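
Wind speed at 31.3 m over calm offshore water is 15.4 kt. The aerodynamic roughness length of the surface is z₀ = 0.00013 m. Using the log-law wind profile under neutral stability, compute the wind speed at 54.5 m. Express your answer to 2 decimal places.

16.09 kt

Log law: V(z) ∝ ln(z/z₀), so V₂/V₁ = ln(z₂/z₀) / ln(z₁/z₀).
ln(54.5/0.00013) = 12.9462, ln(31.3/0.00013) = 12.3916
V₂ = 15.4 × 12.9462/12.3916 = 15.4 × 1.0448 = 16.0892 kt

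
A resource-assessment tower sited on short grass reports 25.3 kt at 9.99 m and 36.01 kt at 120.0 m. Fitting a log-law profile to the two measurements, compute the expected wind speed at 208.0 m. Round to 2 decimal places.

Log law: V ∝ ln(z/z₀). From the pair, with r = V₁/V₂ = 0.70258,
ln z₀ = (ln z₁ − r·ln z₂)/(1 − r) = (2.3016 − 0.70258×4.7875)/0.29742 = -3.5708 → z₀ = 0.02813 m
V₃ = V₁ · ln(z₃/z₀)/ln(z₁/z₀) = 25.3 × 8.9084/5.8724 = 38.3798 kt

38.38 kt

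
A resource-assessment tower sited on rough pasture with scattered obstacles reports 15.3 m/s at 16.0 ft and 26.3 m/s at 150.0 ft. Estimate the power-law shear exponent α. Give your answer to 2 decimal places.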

...

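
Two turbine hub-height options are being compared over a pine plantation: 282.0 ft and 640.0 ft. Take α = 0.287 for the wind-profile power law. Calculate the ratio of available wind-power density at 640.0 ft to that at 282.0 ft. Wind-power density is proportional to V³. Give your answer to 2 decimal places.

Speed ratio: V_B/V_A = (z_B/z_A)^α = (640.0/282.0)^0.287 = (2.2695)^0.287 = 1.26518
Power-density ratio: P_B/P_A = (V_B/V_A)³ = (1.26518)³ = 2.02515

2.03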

To do: Above are the lines; repeat exactly the ones from the line containing "Wind speed at 31.3" down to the line containing "A resource-assessment tower sited on rough", both inclusive.

Answer section:
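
Wind speed at 31.3 m over calm offshore water is 15.4 kt. The aerodynamic roughness length of the surface is z₀ = 0.00013 m. Using the log-law wind profile under neutral stability, compute the wind speed at 54.5 m. Express your answer to 2 decimal places.

16.09 kt

Log law: V(z) ∝ ln(z/z₀), so V₂/V₁ = ln(z₂/z₀) / ln(z₁/z₀).
ln(54.5/0.00013) = 12.9462, ln(31.3/0.00013) = 12.3916
V₂ = 15.4 × 12.9462/12.3916 = 15.4 × 1.0448 = 16.0892 kt

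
A resource-assessment tower sited on short grass reports 25.3 kt at 9.99 m and 36.01 kt at 120.0 m. Fitting a log-law profile to the two measurements, compute the expected wind speed at 208.0 m. Round to 2 decimal places.

Log law: V ∝ ln(z/z₀). From the pair, with r = V₁/V₂ = 0.70258,
ln z₀ = (ln z₁ − r·ln z₂)/(1 − r) = (2.3016 − 0.70258×4.7875)/0.29742 = -3.5708 → z₀ = 0.02813 m
V₃ = V₁ · ln(z₃/z₀)/ln(z₁/z₀) = 25.3 × 8.9084/5.8724 = 38.3798 kt

38.38 kt

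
A resource-assessment tower sited on rough pasture with scattered obstacles reports 15.3 m/s at 16.0 ft and 26.3 m/s at 150.0 ft. Estimate the power-law shear exponent α. Give your answer to 2 decimal places.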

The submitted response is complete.